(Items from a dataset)
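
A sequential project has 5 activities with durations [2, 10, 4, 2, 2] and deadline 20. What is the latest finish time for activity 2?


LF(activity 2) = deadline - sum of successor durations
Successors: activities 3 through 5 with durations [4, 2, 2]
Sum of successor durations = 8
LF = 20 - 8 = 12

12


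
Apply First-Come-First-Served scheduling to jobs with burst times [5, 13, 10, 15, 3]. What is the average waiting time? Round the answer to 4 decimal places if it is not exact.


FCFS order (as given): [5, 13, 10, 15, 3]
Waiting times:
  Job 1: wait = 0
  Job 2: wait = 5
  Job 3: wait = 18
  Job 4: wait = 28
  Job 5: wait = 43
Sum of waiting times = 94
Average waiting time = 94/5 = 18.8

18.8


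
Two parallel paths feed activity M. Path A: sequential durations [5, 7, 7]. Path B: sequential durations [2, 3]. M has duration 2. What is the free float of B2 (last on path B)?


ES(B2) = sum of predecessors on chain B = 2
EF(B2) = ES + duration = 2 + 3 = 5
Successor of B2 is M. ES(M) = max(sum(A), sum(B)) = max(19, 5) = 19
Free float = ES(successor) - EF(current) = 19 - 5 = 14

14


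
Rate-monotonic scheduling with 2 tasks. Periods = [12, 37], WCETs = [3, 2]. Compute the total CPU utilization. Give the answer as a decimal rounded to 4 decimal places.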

---

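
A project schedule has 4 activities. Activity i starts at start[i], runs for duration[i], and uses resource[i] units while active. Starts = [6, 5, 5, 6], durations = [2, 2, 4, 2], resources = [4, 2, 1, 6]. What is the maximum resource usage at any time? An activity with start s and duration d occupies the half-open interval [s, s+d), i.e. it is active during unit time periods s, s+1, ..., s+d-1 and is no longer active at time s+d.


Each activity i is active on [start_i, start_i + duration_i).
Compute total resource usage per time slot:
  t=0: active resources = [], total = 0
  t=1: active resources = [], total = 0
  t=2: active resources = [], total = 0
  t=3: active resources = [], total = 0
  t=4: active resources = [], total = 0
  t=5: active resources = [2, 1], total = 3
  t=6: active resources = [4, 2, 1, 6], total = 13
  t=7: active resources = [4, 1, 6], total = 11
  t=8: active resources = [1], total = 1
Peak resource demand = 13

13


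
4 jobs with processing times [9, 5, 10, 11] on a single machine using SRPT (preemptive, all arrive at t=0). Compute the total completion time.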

— Problem requirements —
Find the line with "A sequential project" in the entries above. Retype it and each line after it, exactly, through the line with "Rate-monotonic scheduling with", and stop there.

— Task answer —
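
A sequential project has 5 activities with durations [2, 10, 4, 2, 2] and deadline 20. What is the latest finish time for activity 2?


LF(activity 2) = deadline - sum of successor durations
Successors: activities 3 through 5 with durations [4, 2, 2]
Sum of successor durations = 8
LF = 20 - 8 = 12

12


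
Apply First-Come-First-Served scheduling to jobs with burst times [5, 13, 10, 15, 3]. What is the average waiting time? Round the answer to 4 decimal places if it is not exact.


FCFS order (as given): [5, 13, 10, 15, 3]
Waiting times:
  Job 1: wait = 0
  Job 2: wait = 5
  Job 3: wait = 18
  Job 4: wait = 28
  Job 5: wait = 43
Sum of waiting times = 94
Average waiting time = 94/5 = 18.8

18.8


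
Two parallel paths feed activity M. Path A: sequential durations [5, 7, 7]. Path B: sequential durations [2, 3]. M has duration 2. What is the free float of B2 (last on path B)?


ES(B2) = sum of predecessors on chain B = 2
EF(B2) = ES + duration = 2 + 3 = 5
Successor of B2 is M. ES(M) = max(sum(A), sum(B)) = max(19, 5) = 19
Free float = ES(successor) - EF(current) = 19 - 5 = 14

14


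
Rate-monotonic scheduling with 2 tasks. Periods = [12, 37], WCETs = [3, 2]. Compute the total CPU utilization. Give the answer as a decimal rounded to 4 decimal places.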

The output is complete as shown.